Starting at the line with "An oil change", repeat every line exactly until the records end, including the last one.

(Records contained in a dataset)
════════════════════

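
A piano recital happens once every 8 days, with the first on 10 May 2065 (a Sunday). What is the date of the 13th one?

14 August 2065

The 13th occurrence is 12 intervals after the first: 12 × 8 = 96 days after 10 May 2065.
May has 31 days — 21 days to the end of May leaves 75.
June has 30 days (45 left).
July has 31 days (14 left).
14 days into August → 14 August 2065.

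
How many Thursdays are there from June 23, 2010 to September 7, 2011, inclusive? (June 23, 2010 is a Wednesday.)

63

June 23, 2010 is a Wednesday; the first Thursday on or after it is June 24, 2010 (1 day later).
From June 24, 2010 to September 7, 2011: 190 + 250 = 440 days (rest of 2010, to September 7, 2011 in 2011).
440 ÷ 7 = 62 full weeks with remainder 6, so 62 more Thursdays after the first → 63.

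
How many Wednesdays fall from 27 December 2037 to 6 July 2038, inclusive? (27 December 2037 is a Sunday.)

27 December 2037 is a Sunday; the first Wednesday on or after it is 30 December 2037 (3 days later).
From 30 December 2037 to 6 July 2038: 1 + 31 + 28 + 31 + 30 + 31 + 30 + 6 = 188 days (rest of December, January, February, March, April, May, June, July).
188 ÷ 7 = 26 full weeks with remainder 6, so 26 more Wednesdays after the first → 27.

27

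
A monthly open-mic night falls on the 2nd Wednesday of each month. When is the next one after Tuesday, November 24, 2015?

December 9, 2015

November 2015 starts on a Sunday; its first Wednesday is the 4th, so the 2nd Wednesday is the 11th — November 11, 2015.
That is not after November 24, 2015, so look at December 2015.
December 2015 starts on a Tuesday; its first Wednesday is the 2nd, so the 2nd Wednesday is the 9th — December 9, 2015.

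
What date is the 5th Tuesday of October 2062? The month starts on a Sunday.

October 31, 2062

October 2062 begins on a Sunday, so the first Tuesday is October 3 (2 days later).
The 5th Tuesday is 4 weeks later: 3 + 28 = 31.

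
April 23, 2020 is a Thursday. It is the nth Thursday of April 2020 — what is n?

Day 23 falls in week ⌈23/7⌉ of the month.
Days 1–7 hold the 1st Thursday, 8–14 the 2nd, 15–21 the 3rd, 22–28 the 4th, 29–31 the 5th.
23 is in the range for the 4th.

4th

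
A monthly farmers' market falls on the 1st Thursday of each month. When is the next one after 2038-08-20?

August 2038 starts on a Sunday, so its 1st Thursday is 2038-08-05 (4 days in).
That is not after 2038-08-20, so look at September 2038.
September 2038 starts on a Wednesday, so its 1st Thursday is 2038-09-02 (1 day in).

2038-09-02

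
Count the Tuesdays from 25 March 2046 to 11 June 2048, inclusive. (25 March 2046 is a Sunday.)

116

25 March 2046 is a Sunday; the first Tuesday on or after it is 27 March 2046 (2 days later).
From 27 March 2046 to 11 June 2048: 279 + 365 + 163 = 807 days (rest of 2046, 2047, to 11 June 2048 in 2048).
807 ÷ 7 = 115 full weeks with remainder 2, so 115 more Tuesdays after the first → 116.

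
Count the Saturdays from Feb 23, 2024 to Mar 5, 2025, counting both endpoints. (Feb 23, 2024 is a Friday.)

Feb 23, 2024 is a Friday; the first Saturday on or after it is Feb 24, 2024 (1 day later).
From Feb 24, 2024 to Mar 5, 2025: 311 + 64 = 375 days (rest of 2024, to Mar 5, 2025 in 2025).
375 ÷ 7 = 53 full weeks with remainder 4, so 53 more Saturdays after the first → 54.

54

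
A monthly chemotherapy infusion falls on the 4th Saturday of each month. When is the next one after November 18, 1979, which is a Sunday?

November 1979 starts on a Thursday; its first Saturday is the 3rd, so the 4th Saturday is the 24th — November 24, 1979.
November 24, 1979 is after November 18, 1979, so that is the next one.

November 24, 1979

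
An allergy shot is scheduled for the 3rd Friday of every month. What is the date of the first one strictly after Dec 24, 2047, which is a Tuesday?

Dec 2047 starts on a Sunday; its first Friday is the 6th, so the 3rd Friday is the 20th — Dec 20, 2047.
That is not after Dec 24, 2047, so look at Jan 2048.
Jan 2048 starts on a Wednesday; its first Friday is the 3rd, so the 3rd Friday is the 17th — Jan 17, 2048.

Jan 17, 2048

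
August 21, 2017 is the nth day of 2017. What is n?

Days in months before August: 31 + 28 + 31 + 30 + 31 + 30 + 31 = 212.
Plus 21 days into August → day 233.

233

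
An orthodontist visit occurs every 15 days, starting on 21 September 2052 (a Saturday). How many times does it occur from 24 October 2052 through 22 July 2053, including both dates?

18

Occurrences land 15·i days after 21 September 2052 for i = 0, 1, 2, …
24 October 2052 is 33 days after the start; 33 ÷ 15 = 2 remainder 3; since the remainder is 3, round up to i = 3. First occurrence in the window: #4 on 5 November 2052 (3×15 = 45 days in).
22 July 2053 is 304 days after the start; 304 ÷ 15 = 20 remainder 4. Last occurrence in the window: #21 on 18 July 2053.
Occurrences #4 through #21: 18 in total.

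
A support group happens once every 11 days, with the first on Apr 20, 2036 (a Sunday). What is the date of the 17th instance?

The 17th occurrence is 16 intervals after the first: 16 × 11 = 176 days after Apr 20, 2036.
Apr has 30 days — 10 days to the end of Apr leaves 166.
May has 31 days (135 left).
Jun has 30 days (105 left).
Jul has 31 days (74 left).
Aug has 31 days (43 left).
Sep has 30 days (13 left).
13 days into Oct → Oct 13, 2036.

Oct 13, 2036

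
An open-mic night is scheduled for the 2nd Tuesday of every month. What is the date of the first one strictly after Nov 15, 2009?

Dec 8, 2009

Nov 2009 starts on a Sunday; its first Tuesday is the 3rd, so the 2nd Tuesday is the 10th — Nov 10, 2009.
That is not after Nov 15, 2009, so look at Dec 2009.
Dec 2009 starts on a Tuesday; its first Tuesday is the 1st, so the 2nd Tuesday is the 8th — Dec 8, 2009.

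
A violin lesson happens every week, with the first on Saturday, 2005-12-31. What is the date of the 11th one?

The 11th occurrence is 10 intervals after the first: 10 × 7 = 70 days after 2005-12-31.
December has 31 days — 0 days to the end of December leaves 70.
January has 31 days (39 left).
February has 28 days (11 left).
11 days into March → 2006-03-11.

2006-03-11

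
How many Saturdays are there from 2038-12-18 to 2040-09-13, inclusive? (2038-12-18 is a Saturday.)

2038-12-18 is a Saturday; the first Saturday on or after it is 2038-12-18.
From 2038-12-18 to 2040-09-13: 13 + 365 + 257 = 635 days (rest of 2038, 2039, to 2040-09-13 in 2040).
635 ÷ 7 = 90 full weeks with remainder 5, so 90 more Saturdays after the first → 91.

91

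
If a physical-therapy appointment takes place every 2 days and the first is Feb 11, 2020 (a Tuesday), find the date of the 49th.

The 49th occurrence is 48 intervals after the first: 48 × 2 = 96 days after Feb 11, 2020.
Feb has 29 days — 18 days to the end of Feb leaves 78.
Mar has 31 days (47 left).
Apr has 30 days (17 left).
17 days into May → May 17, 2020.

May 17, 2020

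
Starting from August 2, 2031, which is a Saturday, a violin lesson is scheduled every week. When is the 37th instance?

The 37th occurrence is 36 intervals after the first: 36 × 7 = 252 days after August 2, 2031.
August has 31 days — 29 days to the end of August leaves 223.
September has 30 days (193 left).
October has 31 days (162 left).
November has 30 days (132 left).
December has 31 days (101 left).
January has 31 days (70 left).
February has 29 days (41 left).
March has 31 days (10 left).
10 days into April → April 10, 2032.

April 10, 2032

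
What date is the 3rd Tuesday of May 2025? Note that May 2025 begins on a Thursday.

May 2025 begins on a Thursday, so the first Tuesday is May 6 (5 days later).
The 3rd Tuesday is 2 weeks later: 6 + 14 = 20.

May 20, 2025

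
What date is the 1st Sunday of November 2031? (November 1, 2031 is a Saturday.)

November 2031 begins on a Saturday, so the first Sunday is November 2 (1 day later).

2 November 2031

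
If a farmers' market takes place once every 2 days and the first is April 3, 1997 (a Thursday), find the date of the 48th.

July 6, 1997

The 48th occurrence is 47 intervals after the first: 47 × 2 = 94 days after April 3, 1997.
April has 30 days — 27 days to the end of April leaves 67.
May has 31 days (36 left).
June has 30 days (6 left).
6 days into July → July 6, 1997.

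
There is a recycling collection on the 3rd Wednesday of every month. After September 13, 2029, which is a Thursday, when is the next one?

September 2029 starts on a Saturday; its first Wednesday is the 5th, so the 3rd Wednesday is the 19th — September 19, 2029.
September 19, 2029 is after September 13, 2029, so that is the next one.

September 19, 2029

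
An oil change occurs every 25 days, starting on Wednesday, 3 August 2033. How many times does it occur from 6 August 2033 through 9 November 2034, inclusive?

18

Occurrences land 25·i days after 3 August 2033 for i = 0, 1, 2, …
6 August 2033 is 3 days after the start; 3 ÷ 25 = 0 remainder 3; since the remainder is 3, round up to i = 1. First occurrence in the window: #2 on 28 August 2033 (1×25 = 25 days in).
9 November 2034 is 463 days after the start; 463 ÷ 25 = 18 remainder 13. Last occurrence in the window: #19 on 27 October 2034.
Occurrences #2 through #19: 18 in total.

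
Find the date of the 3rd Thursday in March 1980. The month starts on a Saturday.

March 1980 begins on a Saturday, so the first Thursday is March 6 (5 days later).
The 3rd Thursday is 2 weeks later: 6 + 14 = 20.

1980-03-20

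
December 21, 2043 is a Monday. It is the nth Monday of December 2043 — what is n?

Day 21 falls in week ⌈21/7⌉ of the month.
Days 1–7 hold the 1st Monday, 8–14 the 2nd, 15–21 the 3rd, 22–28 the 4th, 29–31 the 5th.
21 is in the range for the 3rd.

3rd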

════════════════════

Output of the task:
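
An oil change occurs every 25 days, starting on Wednesday, 3 August 2033. How many times does it occur from 6 August 2033 through 9 November 2034, inclusive?

18

Occurrences land 25·i days after 3 August 2033 for i = 0, 1, 2, …
6 August 2033 is 3 days after the start; 3 ÷ 25 = 0 remainder 3; since the remainder is 3, round up to i = 1. First occurrence in the window: #2 on 28 August 2033 (1×25 = 25 days in).
9 November 2034 is 463 days after the start; 463 ÷ 25 = 18 remainder 13. Last occurrence in the window: #19 on 27 October 2034.
Occurrences #2 through #19: 18 in total.

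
Find the date of the 3rd Thursday in March 1980. The month starts on a Saturday.

March 1980 begins on a Saturday, so the first Thursday is March 6 (5 days later).
The 3rd Thursday is 2 weeks later: 6 + 14 = 20.

1980-03-20

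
December 21, 2043 is a Monday. It is the nth Monday of December 2043 — what is n?

Day 21 falls in week ⌈21/7⌉ of the month.
Days 1–7 hold the 1st Monday, 8–14 the 2nd, 15–21 the 3rd, 22–28 the 4th, 29–31 the 5th.
21 is in the range for the 3rd.

3rd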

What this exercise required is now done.